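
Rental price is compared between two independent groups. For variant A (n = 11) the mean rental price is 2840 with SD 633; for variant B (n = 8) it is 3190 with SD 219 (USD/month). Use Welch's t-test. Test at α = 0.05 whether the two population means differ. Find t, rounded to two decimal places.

Let group 1 = variant A, group 2 = variant B. H0: μ_1 = μ_2; H1: μ_1 ≠ μ_2 (Welch's two-sample t-test, two-sided).
t = (x̄_1 − x̄_2)/√(s_1²/n_1 + s_2²/n_2) = (2840 − 3190)/√(633²/11 + 219²/8) = -1.70
Welch–Satterthwaite df ≈ 13.06
Two-sided p-value ≈ 0.1129
Since p ≈ 0.1129 > α = 0.05, fail to reject H0; the data do not provide sufficient evidence against H0.

-1.70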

-- -- --

## HOW TO COMPLETE THIS TASK
An exact copy of every record is what the answer must contain.

## RESPONSE BELOW
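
Rental price is compared between two independent groups. For variant A (n = 11) the mean rental price is 2840 with SD 633; for variant B (n = 8) it is 3190 with SD 219 (USD/month). Use Welch's t-test. Test at α = 0.05 whether the two population means differ. Find t, rounded to two decimal places.

Let group 1 = variant A, group 2 = variant B. H0: μ_1 = μ_2; H1: μ_1 ≠ μ_2 (Welch's two-sample t-test, two-sided).
t = (x̄_1 − x̄_2)/√(s_1²/n_1 + s_2²/n_2) = (2840 − 3190)/√(633²/11 + 219²/8) = -1.70
Welch–Satterthwaite df ≈ 13.06
Two-sided p-value ≈ 0.1129
Since p ≈ 0.1129 > α = 0.05, fail to reject H0; the data do not provide sufficient evidence against H0.

-1.70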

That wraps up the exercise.